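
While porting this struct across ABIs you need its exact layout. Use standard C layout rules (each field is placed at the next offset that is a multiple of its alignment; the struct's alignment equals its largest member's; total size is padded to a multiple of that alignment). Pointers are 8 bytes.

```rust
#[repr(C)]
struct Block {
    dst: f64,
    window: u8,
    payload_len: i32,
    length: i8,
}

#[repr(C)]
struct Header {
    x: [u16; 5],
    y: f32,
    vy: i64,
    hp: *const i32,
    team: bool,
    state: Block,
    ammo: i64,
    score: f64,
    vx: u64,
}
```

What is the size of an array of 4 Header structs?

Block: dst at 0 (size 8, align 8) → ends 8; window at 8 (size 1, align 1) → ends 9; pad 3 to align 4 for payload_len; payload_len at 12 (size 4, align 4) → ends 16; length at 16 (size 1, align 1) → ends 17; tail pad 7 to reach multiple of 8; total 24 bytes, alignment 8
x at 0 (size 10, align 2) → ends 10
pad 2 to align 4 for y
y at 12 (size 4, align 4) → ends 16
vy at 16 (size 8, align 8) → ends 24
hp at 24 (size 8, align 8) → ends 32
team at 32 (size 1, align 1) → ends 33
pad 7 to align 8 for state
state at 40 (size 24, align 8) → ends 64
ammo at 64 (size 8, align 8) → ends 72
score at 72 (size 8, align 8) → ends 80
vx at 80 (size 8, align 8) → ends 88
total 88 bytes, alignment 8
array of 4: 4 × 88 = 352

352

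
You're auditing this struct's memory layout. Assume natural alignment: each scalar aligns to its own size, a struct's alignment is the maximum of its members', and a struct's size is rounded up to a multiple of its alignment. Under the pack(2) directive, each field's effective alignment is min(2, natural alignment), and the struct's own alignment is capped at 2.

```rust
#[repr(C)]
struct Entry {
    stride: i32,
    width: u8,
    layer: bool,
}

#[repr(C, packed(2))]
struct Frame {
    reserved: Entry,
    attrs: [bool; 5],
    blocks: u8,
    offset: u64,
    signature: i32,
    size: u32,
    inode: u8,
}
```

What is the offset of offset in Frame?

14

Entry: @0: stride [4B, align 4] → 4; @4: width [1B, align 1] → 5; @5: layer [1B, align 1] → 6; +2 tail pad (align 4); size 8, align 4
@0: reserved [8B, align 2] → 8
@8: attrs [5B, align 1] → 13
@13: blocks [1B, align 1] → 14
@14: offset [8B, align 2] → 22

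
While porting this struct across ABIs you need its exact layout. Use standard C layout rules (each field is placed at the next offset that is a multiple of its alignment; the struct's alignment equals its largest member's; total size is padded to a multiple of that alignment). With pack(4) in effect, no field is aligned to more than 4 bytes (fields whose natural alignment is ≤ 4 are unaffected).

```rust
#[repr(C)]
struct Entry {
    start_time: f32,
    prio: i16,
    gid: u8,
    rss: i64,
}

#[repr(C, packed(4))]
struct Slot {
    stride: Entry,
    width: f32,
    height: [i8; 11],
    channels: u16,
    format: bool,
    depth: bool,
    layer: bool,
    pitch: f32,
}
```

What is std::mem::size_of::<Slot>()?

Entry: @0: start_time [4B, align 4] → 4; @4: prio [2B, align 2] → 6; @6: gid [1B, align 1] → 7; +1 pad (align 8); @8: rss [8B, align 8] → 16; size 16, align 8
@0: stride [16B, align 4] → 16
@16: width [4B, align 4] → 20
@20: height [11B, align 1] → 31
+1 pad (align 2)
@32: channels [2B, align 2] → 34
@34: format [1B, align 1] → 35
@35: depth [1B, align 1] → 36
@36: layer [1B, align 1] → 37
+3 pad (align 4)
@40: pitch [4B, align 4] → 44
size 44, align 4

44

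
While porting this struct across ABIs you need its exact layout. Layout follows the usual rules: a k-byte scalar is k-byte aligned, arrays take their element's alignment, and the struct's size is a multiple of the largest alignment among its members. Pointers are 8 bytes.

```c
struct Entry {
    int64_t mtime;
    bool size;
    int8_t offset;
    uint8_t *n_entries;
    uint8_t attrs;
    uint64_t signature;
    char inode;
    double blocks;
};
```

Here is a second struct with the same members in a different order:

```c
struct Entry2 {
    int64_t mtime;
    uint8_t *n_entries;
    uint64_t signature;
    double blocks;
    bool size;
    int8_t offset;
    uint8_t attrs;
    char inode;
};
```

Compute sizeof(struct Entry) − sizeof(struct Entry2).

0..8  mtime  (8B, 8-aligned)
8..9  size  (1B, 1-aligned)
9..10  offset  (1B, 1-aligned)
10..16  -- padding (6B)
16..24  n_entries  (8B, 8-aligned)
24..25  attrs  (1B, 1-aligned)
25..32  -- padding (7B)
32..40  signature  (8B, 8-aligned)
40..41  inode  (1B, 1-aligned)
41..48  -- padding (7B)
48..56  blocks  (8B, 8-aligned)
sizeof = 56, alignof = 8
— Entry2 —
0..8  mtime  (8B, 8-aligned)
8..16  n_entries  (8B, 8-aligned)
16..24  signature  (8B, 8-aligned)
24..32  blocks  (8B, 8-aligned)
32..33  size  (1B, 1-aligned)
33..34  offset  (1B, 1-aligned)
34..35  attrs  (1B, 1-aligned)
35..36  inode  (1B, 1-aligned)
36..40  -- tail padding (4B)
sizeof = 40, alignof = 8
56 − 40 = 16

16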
==
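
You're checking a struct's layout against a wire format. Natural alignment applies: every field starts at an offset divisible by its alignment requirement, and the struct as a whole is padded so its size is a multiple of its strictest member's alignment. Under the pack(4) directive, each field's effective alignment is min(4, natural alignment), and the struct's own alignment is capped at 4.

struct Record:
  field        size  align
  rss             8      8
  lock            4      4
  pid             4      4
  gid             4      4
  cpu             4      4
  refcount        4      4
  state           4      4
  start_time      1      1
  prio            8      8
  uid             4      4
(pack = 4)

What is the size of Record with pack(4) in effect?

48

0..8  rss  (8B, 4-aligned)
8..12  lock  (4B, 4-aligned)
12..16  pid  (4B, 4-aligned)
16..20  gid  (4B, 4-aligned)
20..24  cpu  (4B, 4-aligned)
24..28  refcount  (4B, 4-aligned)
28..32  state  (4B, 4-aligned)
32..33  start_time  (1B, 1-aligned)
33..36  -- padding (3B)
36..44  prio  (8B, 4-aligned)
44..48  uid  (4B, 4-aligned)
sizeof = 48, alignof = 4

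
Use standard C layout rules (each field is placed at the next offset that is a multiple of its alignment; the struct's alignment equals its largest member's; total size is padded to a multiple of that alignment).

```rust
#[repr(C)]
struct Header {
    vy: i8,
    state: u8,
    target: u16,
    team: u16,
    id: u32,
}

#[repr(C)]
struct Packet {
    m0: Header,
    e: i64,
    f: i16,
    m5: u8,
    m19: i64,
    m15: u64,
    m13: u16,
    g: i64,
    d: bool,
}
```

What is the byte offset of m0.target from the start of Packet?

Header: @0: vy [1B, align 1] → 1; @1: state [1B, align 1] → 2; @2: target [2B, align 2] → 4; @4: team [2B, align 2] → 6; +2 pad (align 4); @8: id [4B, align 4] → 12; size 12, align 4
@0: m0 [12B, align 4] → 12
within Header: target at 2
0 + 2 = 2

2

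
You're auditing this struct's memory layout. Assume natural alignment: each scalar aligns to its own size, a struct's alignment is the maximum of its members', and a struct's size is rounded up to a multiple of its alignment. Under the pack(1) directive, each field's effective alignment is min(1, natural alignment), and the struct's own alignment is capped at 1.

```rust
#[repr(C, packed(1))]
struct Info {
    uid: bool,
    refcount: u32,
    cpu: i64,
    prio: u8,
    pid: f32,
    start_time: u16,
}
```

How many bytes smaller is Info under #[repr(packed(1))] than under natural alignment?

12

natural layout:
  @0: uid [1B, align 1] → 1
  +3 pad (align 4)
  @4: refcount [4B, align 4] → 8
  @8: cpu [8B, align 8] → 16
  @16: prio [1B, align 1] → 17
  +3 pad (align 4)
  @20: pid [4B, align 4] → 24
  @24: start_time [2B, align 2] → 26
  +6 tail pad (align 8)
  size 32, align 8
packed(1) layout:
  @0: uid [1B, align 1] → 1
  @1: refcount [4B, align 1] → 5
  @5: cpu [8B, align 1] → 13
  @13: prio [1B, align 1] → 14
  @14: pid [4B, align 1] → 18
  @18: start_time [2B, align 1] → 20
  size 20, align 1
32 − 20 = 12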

> _What to work on_:
Provide the number of lines in these entries that hold the word "standard", without any accompanying text.

> _Response for this exercise_:
3